Entries taken from a collection:
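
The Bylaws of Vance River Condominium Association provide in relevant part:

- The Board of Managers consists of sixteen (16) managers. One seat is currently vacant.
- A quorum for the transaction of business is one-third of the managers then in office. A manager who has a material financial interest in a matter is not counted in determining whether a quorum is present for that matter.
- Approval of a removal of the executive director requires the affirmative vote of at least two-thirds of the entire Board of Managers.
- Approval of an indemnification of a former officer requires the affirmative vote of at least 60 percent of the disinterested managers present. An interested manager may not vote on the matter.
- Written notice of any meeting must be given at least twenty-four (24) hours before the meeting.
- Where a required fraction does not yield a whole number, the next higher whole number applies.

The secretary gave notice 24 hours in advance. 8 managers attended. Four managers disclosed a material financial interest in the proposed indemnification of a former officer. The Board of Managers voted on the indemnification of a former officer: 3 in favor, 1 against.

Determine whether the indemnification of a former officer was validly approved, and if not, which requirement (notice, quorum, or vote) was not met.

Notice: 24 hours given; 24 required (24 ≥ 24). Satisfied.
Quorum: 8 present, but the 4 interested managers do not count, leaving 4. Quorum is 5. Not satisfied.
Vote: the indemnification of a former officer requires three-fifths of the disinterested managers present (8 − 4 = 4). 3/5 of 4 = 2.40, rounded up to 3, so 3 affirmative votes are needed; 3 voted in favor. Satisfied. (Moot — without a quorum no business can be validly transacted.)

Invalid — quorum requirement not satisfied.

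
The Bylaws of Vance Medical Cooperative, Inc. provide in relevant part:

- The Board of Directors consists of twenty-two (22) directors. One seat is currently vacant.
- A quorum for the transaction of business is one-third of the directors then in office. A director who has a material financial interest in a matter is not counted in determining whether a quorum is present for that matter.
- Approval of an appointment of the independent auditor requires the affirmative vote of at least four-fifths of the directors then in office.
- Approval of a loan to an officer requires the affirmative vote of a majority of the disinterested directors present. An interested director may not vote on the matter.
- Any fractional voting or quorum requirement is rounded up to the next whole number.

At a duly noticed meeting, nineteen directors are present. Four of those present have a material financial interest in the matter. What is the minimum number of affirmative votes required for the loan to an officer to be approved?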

- **What is being asked**
Please reproduce the lines from the line with "of the managers" to the line with "- Where a required", both ends included, exactly as they appear above.

- **Result of this exercise**
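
- A quorum for the transaction of business is one-third of the managers then in office. A manager who has a material financial interest in a matter is not counted in determining whether a quorum is present for that matter.
- Approval of a removal of the executive director requires the affirmative vote of at least two-thirds of the entire Board of Managers.
- Approval of an indemnification of a former officer requires the affirmative vote of at least 60 percent of the disinterested managers present. An interested manager may not vote on the matter.
- Written notice of any meeting must be given at least twenty-four (24) hours before the meeting.
- Where a required fraction does not yield a whole number, the next higher whole number applies.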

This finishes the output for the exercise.